- **Description of the task**
Retype all the data word for word.
── Entries shown
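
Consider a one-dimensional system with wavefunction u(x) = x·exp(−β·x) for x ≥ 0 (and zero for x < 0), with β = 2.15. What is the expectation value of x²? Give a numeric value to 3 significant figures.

⟨x²⟩ = ∫ x²·|u|² dx / ∫|u|² dx (integrals over the domain).
Every integrand reduces to terms xʲ·e^(−2βx) on [0, ∞); use ∫₀^∞ xʲ·e^(−2βx) dx = j!/(2β)^(j+1).
State is unnormalized: ∫|u|² dx = 0.025155, and ∫u*·x²·u dx = 0.016326, so ⟨x²⟩ = 0.016326 / 0.025155.
⟨x²⟩ = 0.64900.

0.649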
────
- **Answer below**
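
Consider a one-dimensional system with wavefunction u(x) = x·exp(−β·x) for x ≥ 0 (and zero for x < 0), with β = 2.15. What is the expectation value of x²? Give a numeric value to 3 significant figures.

⟨x²⟩ = ∫ x²·|u|² dx / ∫|u|² dx (integrals over the domain).
Every integrand reduces to terms xʲ·e^(−2βx) on [0, ∞); use ∫₀^∞ xʲ·e^(−2βx) dx = j!/(2β)^(j+1).
State is unnormalized: ∫|u|² dx = 0.025155, and ∫u*·x²·u dx = 0.016326, so ⟨x²⟩ = 0.016326 / 0.025155.
⟨x²⟩ = 0.64900.

0.649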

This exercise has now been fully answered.